Required action: Starting at the line that contains "A siren mounted", copy each line through the end of the listing below. Include both ends and output nothing more.
════════════════
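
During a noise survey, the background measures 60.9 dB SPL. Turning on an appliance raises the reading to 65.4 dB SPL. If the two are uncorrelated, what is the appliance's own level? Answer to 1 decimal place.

63.5 dB SPL

Background correction is a power subtraction:
L_src = 10·log₁₀(10^(65.4/10) − 10^(60.9/10)) = 10·log₁₀(2237000) = 63.5 dB SPL.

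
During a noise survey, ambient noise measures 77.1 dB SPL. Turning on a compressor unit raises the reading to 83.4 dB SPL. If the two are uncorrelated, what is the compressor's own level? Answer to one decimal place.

Remove the background by subtracting linear intensities:
L_src = 10·log₁₀(10^(83.4/10) − 10^(77.1/10)) = 10·log₁₀(167500000) = 82.2 dB SPL.

82.2 dB SPL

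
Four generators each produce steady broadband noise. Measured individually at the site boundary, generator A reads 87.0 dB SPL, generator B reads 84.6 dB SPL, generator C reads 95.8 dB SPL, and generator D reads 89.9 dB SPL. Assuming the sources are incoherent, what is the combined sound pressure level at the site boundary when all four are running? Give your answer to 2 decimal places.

Add the sources as powers (linear), then convert back to dB:
L_total = 10·log₁₀(10^(87.0/10) + 10^(84.6/10) + 10^(95.8/10) + 10^(89.9/10)) = 10·log₁₀(5569000000) = 97.46 dB SPL.

97.46 dB SPL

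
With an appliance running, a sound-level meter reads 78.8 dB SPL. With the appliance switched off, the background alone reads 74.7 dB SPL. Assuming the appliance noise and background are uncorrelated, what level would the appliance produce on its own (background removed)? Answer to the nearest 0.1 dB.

Subtract intensities: L_src = 10·log₁₀(10^(L_total/10) − 10^(L_bg/10)).
L_src = 10·log₁₀(10^(78.8/10) − 10^(74.7/10)) = 10·log₁₀(46350000) = 76.7 dB SPL.

76.7 dB SPL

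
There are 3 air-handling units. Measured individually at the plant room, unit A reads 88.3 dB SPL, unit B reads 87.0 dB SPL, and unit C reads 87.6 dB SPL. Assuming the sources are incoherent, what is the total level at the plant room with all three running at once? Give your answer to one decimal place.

92.4 dB SPL

Add the sources as powers (linear), then convert back to dB:
L_total = 10·log₁₀(10^(88.3/10) + 10^(87.0/10) + 10^(87.6/10)) = 10·log₁₀(1753000000) = 92.4 dB SPL.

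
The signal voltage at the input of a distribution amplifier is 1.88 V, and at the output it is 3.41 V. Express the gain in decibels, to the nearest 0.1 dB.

5.2 dB

Voltage ratio → dB uses the 20·log₁₀ form:
20·log₁₀(3.41/1.88) = 20·log₁₀(1.814) = 5.2 dB.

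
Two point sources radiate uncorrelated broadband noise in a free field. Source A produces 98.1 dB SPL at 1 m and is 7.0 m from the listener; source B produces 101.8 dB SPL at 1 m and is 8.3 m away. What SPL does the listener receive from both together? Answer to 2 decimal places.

At the listener: L_A = 98.1 − 20·log₁₀(7.0) = 81.198 dB; L_B = 101.8 − 20·log₁₀(8.3) = 83.418 dB.
Combined: 10·log₁₀(10^(81.198/10)+10^(83.418/10)) = 85.46 dB SPL.

85.46 dB SPL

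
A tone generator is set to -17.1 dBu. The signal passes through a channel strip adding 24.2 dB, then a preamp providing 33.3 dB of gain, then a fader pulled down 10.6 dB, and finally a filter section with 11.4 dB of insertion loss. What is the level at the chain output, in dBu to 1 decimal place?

+18.4 dBu

In dB, series stages simply add:
-17.1 + 24.2 + 33.3 − 10.6 − 11.4 = +18.4 dBu.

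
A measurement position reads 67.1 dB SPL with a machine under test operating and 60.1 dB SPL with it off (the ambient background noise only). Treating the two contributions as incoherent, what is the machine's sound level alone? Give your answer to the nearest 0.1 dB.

Remove the background by subtracting linear intensities:
L_src = 10·log₁₀(10^(67.1/10) − 10^(60.1/10)) = 10·log₁₀(4105000) = 66.1 dB SPL.

66.1 dB SPL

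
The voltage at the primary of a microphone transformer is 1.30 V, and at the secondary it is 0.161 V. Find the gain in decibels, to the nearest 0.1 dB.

-18.1 dB

For a voltage ratio, dB = 20·log₁₀(V₂/V₁).
20·log₁₀(0.161/1.30) = 20·log₁₀(0.1238) = -18.1 dB.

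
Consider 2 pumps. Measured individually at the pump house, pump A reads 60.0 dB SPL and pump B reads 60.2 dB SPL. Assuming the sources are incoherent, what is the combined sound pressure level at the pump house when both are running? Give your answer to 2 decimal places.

63.11 dB SPL

Uncorrelated sources add in intensity (power), not in dB.
L_total = 10·log₁₀(10^(60.0/10) + 10^(60.2/10)) = 10·log₁₀(2047000) = 63.11 dB SPL.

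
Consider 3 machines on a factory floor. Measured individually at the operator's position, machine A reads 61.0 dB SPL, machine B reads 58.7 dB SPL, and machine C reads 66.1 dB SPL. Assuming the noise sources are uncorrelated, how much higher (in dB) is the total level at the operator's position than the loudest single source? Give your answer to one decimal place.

Add the sources as powers (linear), then convert back to dB:
L_total = 10·log₁₀(10^(61.0/10) + 10^(58.7/10) + 10^(66.1/10)) = 67.83 dB SPL.
Excess over the loudest (66.1 dB): 67.83 − 66.1 = 1.7 dB.

1.7 dB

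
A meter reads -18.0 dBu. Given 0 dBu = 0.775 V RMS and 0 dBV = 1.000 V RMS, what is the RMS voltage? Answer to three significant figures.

V = 0.775 V × 10^(-18.0/20).
= 0.775 × 0.1259 = 0.0976 V.

0.0976 V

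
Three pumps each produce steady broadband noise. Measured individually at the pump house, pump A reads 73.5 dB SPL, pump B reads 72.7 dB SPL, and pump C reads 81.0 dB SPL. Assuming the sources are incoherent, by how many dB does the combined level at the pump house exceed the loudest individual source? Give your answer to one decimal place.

1.2 dB

Incoherent sources sum as intensities:
L_total = 10·log₁₀(10^(73.5/10) + 10^(72.7/10) + 10^(81.0/10)) = 82.22 dB SPL.
Excess over the loudest (81.0 dB): 82.22 − 81.0 = 1.2 dB.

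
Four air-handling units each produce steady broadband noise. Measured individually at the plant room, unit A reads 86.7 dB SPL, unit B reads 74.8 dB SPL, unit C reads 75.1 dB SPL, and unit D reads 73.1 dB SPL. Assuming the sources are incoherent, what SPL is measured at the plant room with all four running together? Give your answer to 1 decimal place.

87.4 dB SPL

Add the sources as powers (linear), then convert back to dB:
L_total = 10·log₁₀(10^(86.7/10) + 10^(74.8/10) + 10^(75.1/10) + 10^(73.1/10)) = 10·log₁₀(550700000) = 87.4 dB SPL.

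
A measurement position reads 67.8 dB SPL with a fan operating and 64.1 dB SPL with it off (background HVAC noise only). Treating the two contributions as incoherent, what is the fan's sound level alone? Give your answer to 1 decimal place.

65.4 dB SPL

Subtract intensities: L_src = 10·log₁₀(10^(L_total/10) − 10^(L_bg/10)).
L_src = 10·log₁₀(10^(67.8/10) − 10^(64.1/10)) = 10·log₁₀(3455000) = 65.4 dB SPL.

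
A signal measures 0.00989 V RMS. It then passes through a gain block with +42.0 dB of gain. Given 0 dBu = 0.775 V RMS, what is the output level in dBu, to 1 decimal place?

Input level: 20·log₁₀(0.00989/0.775) = -37.88 dBu.
Output: -37.88 + 42.0 = +4.1 dBu.

+4.1 dBu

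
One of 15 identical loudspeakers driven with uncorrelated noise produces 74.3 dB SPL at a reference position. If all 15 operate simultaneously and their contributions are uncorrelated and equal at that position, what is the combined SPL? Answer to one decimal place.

86.1 dB SPL

15 equal incoherent sources raise the level by 10·log₁₀(15) = 11.76 dB.
L_total = 74.3 + 11.76 = 86.1 dB SPL.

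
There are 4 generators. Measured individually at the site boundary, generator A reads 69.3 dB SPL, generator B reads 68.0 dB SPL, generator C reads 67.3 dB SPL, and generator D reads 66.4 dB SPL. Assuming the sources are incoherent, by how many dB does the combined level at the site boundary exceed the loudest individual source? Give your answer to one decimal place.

Add the sources as powers (linear), then convert back to dB:
L_total = 10·log₁₀(10^(69.3/10) + 10^(68.0/10) + 10^(67.3/10) + 10^(66.4/10)) = 73.90 dB SPL.
Excess over the loudest (69.3 dB): 73.90 − 69.3 = 4.6 dB.

4.6 dB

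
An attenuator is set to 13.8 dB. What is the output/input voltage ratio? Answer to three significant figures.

Voltage ratio = 10^(dB/20).
10^(-13.8/20) = 10^(-0.6900) = 0.204.

0.204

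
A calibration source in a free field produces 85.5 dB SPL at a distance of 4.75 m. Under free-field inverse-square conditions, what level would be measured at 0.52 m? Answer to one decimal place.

Inverse-square spreading gives ΔL = −20·log₁₀(d₂/d₁).
ΔL = −20·log₁₀(0.52/4.75) = 19.21 dB, so L₂ = 85.5 + (19.21) = 104.7 dB SPL.

104.7 dB SPL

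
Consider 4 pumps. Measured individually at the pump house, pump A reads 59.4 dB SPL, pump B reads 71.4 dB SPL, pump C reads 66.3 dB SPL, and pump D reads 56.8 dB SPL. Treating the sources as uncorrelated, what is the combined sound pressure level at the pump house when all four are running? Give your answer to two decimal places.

72.88 dB SPL

Incoherent sources sum as intensities:
L_total = 10·log₁₀(10^(59.4/10) + 10^(71.4/10) + 10^(66.3/10) + 10^(56.8/10)) = 10·log₁₀(19420000) = 72.88 dB SPL.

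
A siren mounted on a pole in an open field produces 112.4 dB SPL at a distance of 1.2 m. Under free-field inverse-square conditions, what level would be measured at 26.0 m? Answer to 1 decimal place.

85.7 dB SPL

Free-field point source: level drops by 20·log₁₀ of the distance ratio.
ΔL = −20·log₁₀(26.0/1.2) = -26.72 dB, so L₂ = 112.4 + (-26.72) = 85.7 dB SPL.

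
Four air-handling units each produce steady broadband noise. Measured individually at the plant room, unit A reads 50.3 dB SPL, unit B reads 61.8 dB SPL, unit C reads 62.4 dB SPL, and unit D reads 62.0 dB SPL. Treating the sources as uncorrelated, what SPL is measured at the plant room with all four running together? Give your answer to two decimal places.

66.94 dB SPL

Uncorrelated sources add in intensity (power), not in dB.
L_total = 10·log₁₀(10^(50.3/10) + 10^(61.8/10) + 10^(62.4/10) + 10^(62.0/10)) = 10·log₁₀(4943000) = 66.94 dB SPL.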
════════════════
Task result:
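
A siren mounted on a pole in an open field produces 112.4 dB SPL at a distance of 1.2 m. Under free-field inverse-square conditions, what level would be measured at 26.0 m? Answer to 1 decimal place.

85.7 dB SPL

Free-field point source: level drops by 20·log₁₀ of the distance ratio.
ΔL = −20·log₁₀(26.0/1.2) = -26.72 dB, so L₂ = 112.4 + (-26.72) = 85.7 dB SPL.

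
Four air-handling units each produce steady broadband noise. Measured individually at the plant room, unit A reads 50.3 dB SPL, unit B reads 61.8 dB SPL, unit C reads 62.4 dB SPL, and unit D reads 62.0 dB SPL. Treating the sources as uncorrelated, what SPL is measured at the plant room with all four running together? Give your answer to two decimal places.

66.94 dB SPL

Uncorrelated sources add in intensity (power), not in dB.
L_total = 10·log₁₀(10^(50.3/10) + 10^(61.8/10) + 10^(62.4/10) + 10^(62.0/10)) = 10·log₁₀(4943000) = 66.94 dB SPL.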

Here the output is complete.